=== Work to be completed ===
Look below. Copy each line that has "What" in it.

Content starts

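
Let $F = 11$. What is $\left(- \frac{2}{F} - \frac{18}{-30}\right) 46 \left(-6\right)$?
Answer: $- \frac{6348}{55} \approx -115.42$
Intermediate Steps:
$\left(- \frac{2}{F} - \frac{18}{-30}\right) 46 \left(-6\right) = \left(- \frac{2}{11} - \frac{18}{-30}\right) 46 \left(-6\right) = \left(\left(-2\right) \frac{1}{11} - - \frac{3}{5}\right) 46 \left(-6\right) = \left(- \frac{2}{11} + \frac{3}{5}\right) 46 \left(-6\right) = \frac{23}{55} \cdot 46 \left(-6\right) = \frac{1058}{55} \left(-6\right) = - \frac{6348}{55}$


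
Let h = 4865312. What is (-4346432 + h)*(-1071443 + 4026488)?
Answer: 1533313749600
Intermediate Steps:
(-4346432 + h)*(-1071443 + 4026488) = (-4346432 + 4865312)*(-1071443 + 4026488) = 518880*2955045 = 1533313749600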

Content ends

=== Exercise result ===
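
Let $F = 11$. What is $\left(- \frac{2}{F} - \frac{18}{-30}\right) 46 \left(-6\right)$?
Let h = 4865312. What is (-4346432 + h)*(-1071443 + 4026488)?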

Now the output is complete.